=== Exercise data ===
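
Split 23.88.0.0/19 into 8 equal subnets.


New prefix = 19 + 3 = 22
Each subnet has 1024 addresses
  23.88.0.0/22
  23.88.4.0/22
  23.88.8.0/22
  23.88.12.0/22
  23.88.16.0/22
  23.88.20.0/22
  23.88.24.0/22
  23.88.28.0/22
Subnets: 23.88.0.0/22, 23.88.4.0/22, 23.88.8.0/22, 23.88.12.0/22, 23.88.16.0/22, 23.88.20.0/22, 23.88.24.0/22, 23.88.28.0/22


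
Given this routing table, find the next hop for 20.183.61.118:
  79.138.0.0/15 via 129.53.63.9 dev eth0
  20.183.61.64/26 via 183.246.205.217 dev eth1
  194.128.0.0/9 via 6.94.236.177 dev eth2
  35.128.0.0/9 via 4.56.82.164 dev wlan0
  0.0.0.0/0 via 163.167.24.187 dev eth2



Longest prefix match for 20.183.61.118:
  /15 79.138.0.0: no
  /26 20.183.61.64: MATCH
  /9 194.128.0.0: no
  /9 35.128.0.0: no
  /0 0.0.0.0: MATCH
Selected: next-hop 183.246.205.217 via eth1 (matched /26)


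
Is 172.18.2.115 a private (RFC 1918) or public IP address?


RFC 1918 private ranges:
  10.0.0.0/8 (10.0.0.0 - 10.255.255.255)
  172.16.0.0/12 (172.16.0.0 - 172.31.255.255)
  192.168.0.0/16 (192.168.0.0 - 192.168.255.255)
Private (in 172.16.0.0/12)


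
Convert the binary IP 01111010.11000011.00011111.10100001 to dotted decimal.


01111010 = 122
11000011 = 195
00011111 = 31
10100001 = 161
IP: 122.195.31.161


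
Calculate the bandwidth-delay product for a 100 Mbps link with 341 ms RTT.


BDP = bandwidth * RTT
= 100 Mbps * 341 ms
= 100 * 1e6 * 341 / 1000 bits
= 34100000 bits
= 4262500 bytes
= 4162.5977 KB
BDP = 34100000 bits (4262500 bytes)


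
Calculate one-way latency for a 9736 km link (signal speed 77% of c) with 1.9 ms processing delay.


Speed = 0.77 * 3e5 km/s = 231000 km/s
Propagation delay = 9736 / 231000 = 0.0421 s = 42.1472 ms
Processing delay = 1.9 ms
Total one-way latency = 44.0472 ms


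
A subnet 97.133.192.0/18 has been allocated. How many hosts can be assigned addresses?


Host bits = 32 - 18 = 14
Total addresses = 2^14 = 16384
Usable = total - 2 (network and broadcast)
Usable hosts: 16382


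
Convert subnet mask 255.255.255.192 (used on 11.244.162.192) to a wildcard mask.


Subnet mask: 255.255.255.192
Wildcard = 255.255.255.255 - subnet mask
255 - 255 = 0
255 - 255 = 0
255 - 255 = 0
255 - 192 = 63
Wildcard: 0.0.0.63


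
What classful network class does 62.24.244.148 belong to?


First octet: 62
Binary: 00111110
0xxxxxxx -> Class A (1-126)
Class A, default mask 255.0.0.0 (/8)


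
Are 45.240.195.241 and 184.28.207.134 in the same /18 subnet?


Mask: 255.255.192.0
45.240.195.241 AND mask = 45.240.192.0
184.28.207.134 AND mask = 184.28.192.0
No, different subnets (45.240.192.0 vs 184.28.192.0)


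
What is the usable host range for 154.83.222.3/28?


Network: 154.83.222.0
Broadcast: 154.83.222.15
First usable = network + 1
Last usable = broadcast - 1
Range: 154.83.222.1 to 154.83.222.14


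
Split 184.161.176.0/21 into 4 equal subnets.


New prefix = 21 + 2 = 23
Each subnet has 512 addresses
  184.161.176.0/23
  184.161.178.0/23
  184.161.180.0/23
  184.161.182.0/23
Subnets: 184.161.176.0/23, 184.161.178.0/23, 184.161.180.0/23, 184.161.182.0/23


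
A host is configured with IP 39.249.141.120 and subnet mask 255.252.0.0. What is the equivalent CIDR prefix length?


Binary: 11111111.11111100.00000000.00000000
Count leading 1s
Prefix: /14


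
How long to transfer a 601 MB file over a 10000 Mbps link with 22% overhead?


Effective throughput = 10000 * (1 - 22/100) = 7800 Mbps
File size in Mb = 601 * 8 = 4808 Mb
Time = 4808 / 7800
Time = 0.6164 seconds


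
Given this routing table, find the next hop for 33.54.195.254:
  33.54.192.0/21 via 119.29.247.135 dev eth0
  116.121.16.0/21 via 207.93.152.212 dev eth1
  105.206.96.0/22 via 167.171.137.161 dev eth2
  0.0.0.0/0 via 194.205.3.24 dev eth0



Longest prefix match for 33.54.195.254:
  /21 33.54.192.0: MATCH
  /21 116.121.16.0: no
  /22 105.206.96.0: no
  /0 0.0.0.0: MATCH
Selected: next-hop 119.29.247.135 via eth0 (matched /21)


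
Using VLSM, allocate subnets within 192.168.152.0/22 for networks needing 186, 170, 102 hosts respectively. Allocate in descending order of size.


186 hosts -> /24 (254 usable): 192.168.152.0/24
170 hosts -> /24 (254 usable): 192.168.153.0/24
102 hosts -> /25 (126 usable): 192.168.154.0/25
Allocation: 192.168.152.0/24 (186 hosts, 254 usable); 192.168.153.0/24 (170 hosts, 254 usable); 192.168.154.0/25 (102 hosts, 126 usable)


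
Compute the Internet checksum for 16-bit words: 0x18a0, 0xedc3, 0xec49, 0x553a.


Sum all words (with carry folding):
+ 0x18a0 = 0x18a0
+ 0xedc3 = 0x0664
+ 0xec49 = 0xf2ad
+ 0x553a = 0x47e8
One's complement: ~0x47e8
Checksum = 0xb817


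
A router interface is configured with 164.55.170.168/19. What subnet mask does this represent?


/19 means 19 network bits, 13 host bits
Binary: 11111111111111111110000000000000
Mask: 255.255.224.0


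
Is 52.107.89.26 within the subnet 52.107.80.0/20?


Subnet network: 52.107.80.0
Test IP AND mask: 52.107.80.0
Yes, 52.107.89.26 is in 52.107.80.0/20


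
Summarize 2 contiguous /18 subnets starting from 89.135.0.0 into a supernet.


Original prefix: /18
Number of subnets: 2 = 2^1
New prefix = 18 - 1 = 17
Supernet: 89.135.0.0/17


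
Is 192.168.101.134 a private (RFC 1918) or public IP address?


RFC 1918 private ranges:
  10.0.0.0/8 (10.0.0.0 - 10.255.255.255)
  172.16.0.0/12 (172.16.0.0 - 172.31.255.255)
  192.168.0.0/16 (192.168.0.0 - 192.168.255.255)
Private (in 192.168.0.0/16)


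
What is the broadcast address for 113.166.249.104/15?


Network: 113.166.0.0/15
Host bits = 17
Set all host bits to 1:
Broadcast: 113.167.255.255


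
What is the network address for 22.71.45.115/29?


IP:   00010110.01000111.00101101.01110011
Mask: 11111111.11111111.11111111.11111000
AND operation:
Net:  00010110.01000111.00101101.01110000
Network: 22.71.45.112/29


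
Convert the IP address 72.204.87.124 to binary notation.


72 = 01001000
204 = 11001100
87 = 01010111
124 = 01111100
Binary: 01001000.11001100.01010111.01111100


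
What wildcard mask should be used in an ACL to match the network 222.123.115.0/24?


Subnet mask: 255.255.255.0
Wildcard = 255.255.255.255 - subnet mask
255 - 255 = 0
255 - 255 = 0
255 - 255 = 0
255 - 0 = 255
Wildcard: 0.0.0.255


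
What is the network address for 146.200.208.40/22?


IP:   10010010.11001000.11010000.00101000
Mask: 11111111.11111111.11111100.00000000
AND operation:
Net:  10010010.11001000.11010000.00000000
Network: 146.200.208.0/22


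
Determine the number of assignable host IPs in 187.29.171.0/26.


Host bits = 32 - 26 = 6
Total addresses = 2^6 = 64
Usable = total - 2 (network and broadcast)
Usable hosts: 62


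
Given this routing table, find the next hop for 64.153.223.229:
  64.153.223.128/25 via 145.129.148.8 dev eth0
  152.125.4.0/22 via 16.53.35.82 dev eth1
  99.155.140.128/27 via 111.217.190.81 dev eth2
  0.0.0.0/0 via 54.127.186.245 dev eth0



Longest prefix match for 64.153.223.229:
  /25 64.153.223.128: MATCH
  /22 152.125.4.0: no
  /27 99.155.140.128: no
  /0 0.0.0.0: MATCH
Selected: next-hop 145.129.148.8 via eth0 (matched /25)


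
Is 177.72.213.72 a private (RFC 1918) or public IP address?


RFC 1918 private ranges:
  10.0.0.0/8 (10.0.0.0 - 10.255.255.255)
  172.16.0.0/12 (172.16.0.0 - 172.31.255.255)
  192.168.0.0/16 (192.168.0.0 - 192.168.255.255)
Public (not in any RFC 1918 range)


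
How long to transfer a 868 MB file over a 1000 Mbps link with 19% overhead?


Effective throughput = 1000 * (1 - 19/100) = 810 Mbps
File size in Mb = 868 * 8 = 6944 Mb
Time = 6944 / 810
Time = 8.5728 seconds


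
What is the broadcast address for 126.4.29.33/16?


Network: 126.4.0.0/16
Host bits = 16
Set all host bits to 1:
Broadcast: 126.4.255.255


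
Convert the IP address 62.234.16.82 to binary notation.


62 = 00111110
234 = 11101010
16 = 00010000
82 = 01010010
Binary: 00111110.11101010.00010000.01010010


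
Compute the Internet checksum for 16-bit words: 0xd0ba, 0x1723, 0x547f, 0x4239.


Sum all words (with carry folding):
+ 0xd0ba = 0xd0ba
+ 0x1723 = 0xe7dd
+ 0x547f = 0x3c5d
+ 0x4239 = 0x7e96
One's complement: ~0x7e96
Checksum = 0x8169


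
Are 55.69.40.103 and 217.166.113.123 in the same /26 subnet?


Mask: 255.255.255.192
55.69.40.103 AND mask = 55.69.40.64
217.166.113.123 AND mask = 217.166.113.64
No, different subnets (55.69.40.64 vs 217.166.113.64)


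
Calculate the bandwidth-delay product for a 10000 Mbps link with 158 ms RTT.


BDP = bandwidth * RTT
= 10000 Mbps * 158 ms
= 10000 * 1e6 * 158 / 1000 bits
= 1580000000 bits
= 197500000 bytes
= 192871.0938 KB
BDP = 1580000000 bits (197500000 bytes)


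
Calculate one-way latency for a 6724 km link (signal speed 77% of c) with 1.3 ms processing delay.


Speed = 0.77 * 3e5 km/s = 231000 km/s
Propagation delay = 6724 / 231000 = 0.0291 s = 29.1082 ms
Processing delay = 1.3 ms
Total one-way latency = 30.4082 ms


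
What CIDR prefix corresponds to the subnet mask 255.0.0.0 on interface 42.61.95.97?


Binary: 11111111.00000000.00000000.00000000
Count leading 1s
Prefix: /8


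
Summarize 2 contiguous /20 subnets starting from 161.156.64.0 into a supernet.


Original prefix: /20
Number of subnets: 2 = 2^1
New prefix = 20 - 1 = 19
Supernet: 161.156.64.0/19


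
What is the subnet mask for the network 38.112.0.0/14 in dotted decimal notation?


/14 means 14 network bits, 18 host bits
Binary: 11111111111111000000000000000000
Mask: 255.252.0.0


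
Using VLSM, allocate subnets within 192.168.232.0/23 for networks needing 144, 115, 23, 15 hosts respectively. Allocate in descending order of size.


144 hosts -> /24 (254 usable): 192.168.232.0/24
115 hosts -> /25 (126 usable): 192.168.233.0/25
23 hosts -> /27 (30 usable): 192.168.233.128/27
15 hosts -> /27 (30 usable): 192.168.233.160/27
Allocation: 192.168.232.0/24 (144 hosts, 254 usable); 192.168.233.0/25 (115 hosts, 126 usable); 192.168.233.128/27 (23 hosts, 30 usable); 192.168.233.160/27 (15 hosts, 30 usable)


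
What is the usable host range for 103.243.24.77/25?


Network: 103.243.24.0
Broadcast: 103.243.24.127
First usable = network + 1
Last usable = broadcast - 1
Range: 103.243.24.1 to 103.243.24.126


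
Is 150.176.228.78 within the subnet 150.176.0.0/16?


Subnet network: 150.176.0.0
Test IP AND mask: 150.176.0.0
Yes, 150.176.228.78 is in 150.176.0.0/16


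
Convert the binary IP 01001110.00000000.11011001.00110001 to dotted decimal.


01001110 = 78
00000000 = 0
11011001 = 217
00110001 = 49
IP: 78.0.217.49


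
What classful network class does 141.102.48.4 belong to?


First octet: 141
Binary: 10001101
10xxxxxx -> Class B (128-191)
Class B, default mask 255.255.0.0 (/16)


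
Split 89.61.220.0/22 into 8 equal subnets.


New prefix = 22 + 3 = 25
Each subnet has 128 addresses
  89.61.220.0/25
  89.61.220.128/25
  89.61.221.0/25
  89.61.221.128/25
  89.61.222.0/25
  89.61.222.128/25
  89.61.223.0/25
  89.61.223.128/25
Subnets: 89.61.220.0/25, 89.61.220.128/25, 89.61.221.0/25, 89.61.221.128/25, 89.61.222.0/25, 89.61.222.128/25, 89.61.223.0/25, 89.61.223.128/25


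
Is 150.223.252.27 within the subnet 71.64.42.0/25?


Subnet network: 71.64.42.0
Test IP AND mask: 150.223.252.0
No, 150.223.252.27 is not in 71.64.42.0/25


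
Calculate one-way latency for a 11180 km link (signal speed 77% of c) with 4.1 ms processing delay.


Speed = 0.77 * 3e5 km/s = 231000 km/s
Propagation delay = 11180 / 231000 = 0.0484 s = 48.3983 ms
Processing delay = 4.1 ms
Total one-way latency = 52.4983 ms


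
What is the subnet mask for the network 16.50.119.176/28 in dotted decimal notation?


/28 means 28 network bits, 4 host bits
Binary: 11111111111111111111111111110000
Mask: 255.255.255.240


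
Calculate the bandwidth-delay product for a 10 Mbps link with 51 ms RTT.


BDP = bandwidth * RTT
= 10 Mbps * 51 ms
= 10 * 1e6 * 51 / 1000 bits
= 510000 bits
= 63750 bytes
= 62.2559 KB
BDP = 510000 bits (63750 bytes)


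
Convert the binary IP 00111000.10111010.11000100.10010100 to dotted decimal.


00111000 = 56
10111010 = 186
11000100 = 196
10010100 = 148
IP: 56.186.196.148


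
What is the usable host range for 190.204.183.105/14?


Network: 190.204.0.0
Broadcast: 190.207.255.255
First usable = network + 1
Last usable = broadcast - 1
Range: 190.204.0.1 to 190.207.255.254


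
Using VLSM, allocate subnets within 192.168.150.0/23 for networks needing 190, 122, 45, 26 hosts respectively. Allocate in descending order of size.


190 hosts -> /24 (254 usable): 192.168.150.0/24
122 hosts -> /25 (126 usable): 192.168.151.0/25
45 hosts -> /26 (62 usable): 192.168.151.128/26
26 hosts -> /27 (30 usable): 192.168.151.192/27
Allocation: 192.168.150.0/24 (190 hosts, 254 usable); 192.168.151.0/25 (122 hosts, 126 usable); 192.168.151.128/26 (45 hosts, 62 usable); 192.168.151.192/27 (26 hosts, 30 usable)


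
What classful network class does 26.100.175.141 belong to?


First octet: 26
Binary: 00011010
0xxxxxxx -> Class A (1-126)
Class A, default mask 255.0.0.0 (/8)


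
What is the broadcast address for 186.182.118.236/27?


Network: 186.182.118.224/27
Host bits = 5
Set all host bits to 1:
Broadcast: 186.182.118.255


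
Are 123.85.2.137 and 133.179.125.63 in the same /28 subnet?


Mask: 255.255.255.240
123.85.2.137 AND mask = 123.85.2.128
133.179.125.63 AND mask = 133.179.125.48
No, different subnets (123.85.2.128 vs 133.179.125.48)


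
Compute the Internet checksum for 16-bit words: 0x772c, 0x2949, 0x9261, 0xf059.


Sum all words (with carry folding):
+ 0x772c = 0x772c
+ 0x2949 = 0xa075
+ 0x9261 = 0x32d7
+ 0xf059 = 0x2331
One's complement: ~0x2331
Checksum = 0xdcce


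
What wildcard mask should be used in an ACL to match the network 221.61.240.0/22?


Subnet mask: 255.255.252.0
Wildcard = 255.255.255.255 - subnet mask
255 - 255 = 0
255 - 255 = 0
255 - 252 = 3
255 - 0 = 255
Wildcard: 0.0.3.255


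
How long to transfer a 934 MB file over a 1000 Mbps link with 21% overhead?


Effective throughput = 1000 * (1 - 21/100) = 790 Mbps
File size in Mb = 934 * 8 = 7472 Mb
Time = 7472 / 790
Time = 9.4582 seconds


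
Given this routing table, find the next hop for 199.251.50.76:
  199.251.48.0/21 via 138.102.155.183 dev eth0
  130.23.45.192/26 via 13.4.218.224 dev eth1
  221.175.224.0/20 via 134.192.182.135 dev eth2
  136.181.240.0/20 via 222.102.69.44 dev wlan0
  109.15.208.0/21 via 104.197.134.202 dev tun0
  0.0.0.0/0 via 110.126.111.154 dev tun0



Longest prefix match for 199.251.50.76:
  /21 199.251.48.0: MATCH
  /26 130.23.45.192: no
  /20 221.175.224.0: no
  /20 136.181.240.0: no
  /21 109.15.208.0: no
  /0 0.0.0.0: MATCH
Selected: next-hop 138.102.155.183 via eth0 (matched /21)


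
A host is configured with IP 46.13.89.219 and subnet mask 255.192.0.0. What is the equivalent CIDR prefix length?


Binary: 11111111.11000000.00000000.00000000
Count leading 1s
Prefix: /10


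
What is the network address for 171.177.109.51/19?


IP:   10101011.10110001.01101101.00110011
Mask: 11111111.11111111.11100000.00000000
AND operation:
Net:  10101011.10110001.01100000.00000000
Network: 171.177.96.0/19


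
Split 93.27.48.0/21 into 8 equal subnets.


New prefix = 21 + 3 = 24
Each subnet has 256 addresses
  93.27.48.0/24
  93.27.49.0/24
  93.27.50.0/24
  93.27.51.0/24
  93.27.52.0/24
  93.27.53.0/24
  93.27.54.0/24
  93.27.55.0/24
Subnets: 93.27.48.0/24, 93.27.49.0/24, 93.27.50.0/24, 93.27.51.0/24, 93.27.52.0/24, 93.27.53.0/24, 93.27.54.0/24, 93.27.55.0/24


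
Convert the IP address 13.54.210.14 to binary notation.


13 = 00001101
54 = 00110110
210 = 11010010
14 = 00001110
Binary: 00001101.00110110.11010010.00001110


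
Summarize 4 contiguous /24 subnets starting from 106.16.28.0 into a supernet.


Original prefix: /24
Number of subnets: 4 = 2^2
New prefix = 24 - 2 = 22
Supernet: 106.16.28.0/22


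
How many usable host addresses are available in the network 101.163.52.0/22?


Host bits = 32 - 22 = 10
Total addresses = 2^10 = 1024
Usable = total - 2 (network and broadcast)
Usable hosts: 1022


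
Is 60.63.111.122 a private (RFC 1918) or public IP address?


RFC 1918 private ranges:
  10.0.0.0/8 (10.0.0.0 - 10.255.255.255)
  172.16.0.0/12 (172.16.0.0 - 172.31.255.255)
  192.168.0.0/16 (192.168.0.0 - 192.168.255.255)
Public (not in any RFC 1918 range)


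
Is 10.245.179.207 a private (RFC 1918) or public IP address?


RFC 1918 private ranges:
  10.0.0.0/8 (10.0.0.0 - 10.255.255.255)
  172.16.0.0/12 (172.16.0.0 - 172.31.255.255)
  192.168.0.0/16 (192.168.0.0 - 192.168.255.255)
Private (in 10.0.0.0/8)


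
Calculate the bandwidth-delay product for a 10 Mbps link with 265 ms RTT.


BDP = bandwidth * RTT
= 10 Mbps * 265 ms
= 10 * 1e6 * 265 / 1000 bits
= 2650000 bits
= 331250 bytes
= 323.4863 KB
BDP = 2650000 bits (331250 bytes)


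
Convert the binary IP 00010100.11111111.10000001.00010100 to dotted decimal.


00010100 = 20
11111111 = 255
10000001 = 129
00010100 = 20
IP: 20.255.129.20


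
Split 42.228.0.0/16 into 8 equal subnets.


New prefix = 16 + 3 = 19
Each subnet has 8192 addresses
  42.228.0.0/19
  42.228.32.0/19
  42.228.64.0/19
  42.228.96.0/19
  42.228.128.0/19
  42.228.160.0/19
  42.228.192.0/19
  42.228.224.0/19
Subnets: 42.228.0.0/19, 42.228.32.0/19, 42.228.64.0/19, 42.228.96.0/19, 42.228.128.0/19, 42.228.160.0/19, 42.228.192.0/19, 42.228.224.0/19


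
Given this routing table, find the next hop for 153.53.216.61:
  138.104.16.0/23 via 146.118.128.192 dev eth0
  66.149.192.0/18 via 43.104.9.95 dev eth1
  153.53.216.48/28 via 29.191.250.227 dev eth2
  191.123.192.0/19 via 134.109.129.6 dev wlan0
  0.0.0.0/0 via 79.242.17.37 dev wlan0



Longest prefix match for 153.53.216.61:
  /23 138.104.16.0: no
  /18 66.149.192.0: no
  /28 153.53.216.48: MATCH
  /19 191.123.192.0: no
  /0 0.0.0.0: MATCH
Selected: next-hop 29.191.250.227 via eth2 (matched /28)


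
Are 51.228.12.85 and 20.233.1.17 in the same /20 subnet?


Mask: 255.255.240.0
51.228.12.85 AND mask = 51.228.0.0
20.233.1.17 AND mask = 20.233.0.0
No, different subnets (51.228.0.0 vs 20.233.0.0)


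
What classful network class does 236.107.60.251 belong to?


First octet: 236
Binary: 11101100
1110xxxx -> Class D (224-239)
Class D (multicast), default mask N/A


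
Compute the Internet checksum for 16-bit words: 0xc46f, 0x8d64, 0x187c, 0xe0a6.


Sum all words (with carry folding):
+ 0xc46f = 0xc46f
+ 0x8d64 = 0x51d4
+ 0x187c = 0x6a50
+ 0xe0a6 = 0x4af7
One's complement: ~0x4af7
Checksum = 0xb508


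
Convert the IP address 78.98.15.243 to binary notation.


78 = 01001110
98 = 01100010
15 = 00001111
243 = 11110011
Binary: 01001110.01100010.00001111.11110011


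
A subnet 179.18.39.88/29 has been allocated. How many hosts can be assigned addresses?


Host bits = 32 - 29 = 3
Total addresses = 2^3 = 8
Usable = total - 2 (network and broadcast)
Usable hosts: 6


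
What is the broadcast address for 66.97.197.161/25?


Network: 66.97.197.128/25
Host bits = 7
Set all host bits to 1:
Broadcast: 66.97.197.255


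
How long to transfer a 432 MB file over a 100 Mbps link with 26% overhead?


Effective throughput = 100 * (1 - 26/100) = 74 Mbps
File size in Mb = 432 * 8 = 3456 Mb
Time = 3456 / 74
Time = 46.7027 seconds


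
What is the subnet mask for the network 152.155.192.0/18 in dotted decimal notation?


/18 means 18 network bits, 14 host bits
Binary: 11111111111111111100000000000000
Mask: 255.255.192.0


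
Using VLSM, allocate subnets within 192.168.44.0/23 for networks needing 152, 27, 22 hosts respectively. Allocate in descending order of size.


152 hosts -> /24 (254 usable): 192.168.44.0/24
27 hosts -> /27 (30 usable): 192.168.45.0/27
22 hosts -> /27 (30 usable): 192.168.45.32/27
Allocation: 192.168.44.0/24 (152 hosts, 254 usable); 192.168.45.0/27 (27 hosts, 30 usable); 192.168.45.32/27 (22 hosts, 30 usable)


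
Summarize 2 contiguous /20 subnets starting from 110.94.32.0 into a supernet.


Original prefix: /20
Number of subnets: 2 = 2^1
New prefix = 20 - 1 = 19
Supernet: 110.94.32.0/19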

=== Your objective ===
Working from the material above, retype exactly the lines from the one with "199.251.48.0/21 via 138.102.155.183" through the one with "109.15.208.0/21 via 104.197.134.202", both included, and only those lines.

=== Solution for this task ===
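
  199.251.48.0/21 via 138.102.155.183 dev eth0
  130.23.45.192/26 via 13.4.218.224 dev eth1
  221.175.224.0/20 via 134.192.182.135 dev eth2
  136.181.240.0/20 via 222.102.69.44 dev wlan0
  109.15.208.0/21 via 104.197.134.202 dev tun0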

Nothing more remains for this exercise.